→ **ACTION ITEM**: Please set down the line that contains "How many elements" and every line below it through the last, exactly as written, with no other lines.

Dataset entries
::::::::::
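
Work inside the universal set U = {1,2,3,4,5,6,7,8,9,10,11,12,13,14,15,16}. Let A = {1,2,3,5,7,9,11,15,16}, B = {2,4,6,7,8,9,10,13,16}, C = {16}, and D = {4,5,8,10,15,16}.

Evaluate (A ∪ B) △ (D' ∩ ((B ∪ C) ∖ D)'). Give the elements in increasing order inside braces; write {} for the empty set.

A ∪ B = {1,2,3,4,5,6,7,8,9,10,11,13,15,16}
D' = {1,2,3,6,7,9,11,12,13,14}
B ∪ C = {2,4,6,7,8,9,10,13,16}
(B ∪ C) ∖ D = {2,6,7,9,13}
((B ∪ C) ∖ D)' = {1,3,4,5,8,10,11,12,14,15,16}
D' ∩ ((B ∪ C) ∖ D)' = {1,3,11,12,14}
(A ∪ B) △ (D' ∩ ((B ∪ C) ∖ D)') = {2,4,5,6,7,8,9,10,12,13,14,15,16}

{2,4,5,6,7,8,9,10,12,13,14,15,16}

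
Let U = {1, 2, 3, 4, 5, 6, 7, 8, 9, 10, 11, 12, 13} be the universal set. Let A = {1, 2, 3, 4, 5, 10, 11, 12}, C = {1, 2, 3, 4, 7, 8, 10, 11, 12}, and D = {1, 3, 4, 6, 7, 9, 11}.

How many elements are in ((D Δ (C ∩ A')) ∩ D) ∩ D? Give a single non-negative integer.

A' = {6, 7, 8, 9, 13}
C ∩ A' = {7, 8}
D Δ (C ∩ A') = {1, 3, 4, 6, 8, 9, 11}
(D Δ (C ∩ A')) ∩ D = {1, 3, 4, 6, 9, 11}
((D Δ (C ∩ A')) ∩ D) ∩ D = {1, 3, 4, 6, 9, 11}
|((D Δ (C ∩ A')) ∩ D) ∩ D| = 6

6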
::::::::::
→ **ANSWER TO THIS EXERCISE**:
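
How many elements are in ((D Δ (C ∩ A')) ∩ D) ∩ D? Give a single non-negative integer.

A' = {6, 7, 8, 9, 13}
C ∩ A' = {7, 8}
D Δ (C ∩ A') = {1, 3, 4, 6, 8, 9, 11}
(D Δ (C ∩ A')) ∩ D = {1, 3, 4, 6, 9, 11}
((D Δ (C ∩ A')) ∩ D) ∩ D = {1, 3, 4, 6, 9, 11}
|((D Δ (C ∩ A')) ∩ D) ∩ D| = 6

6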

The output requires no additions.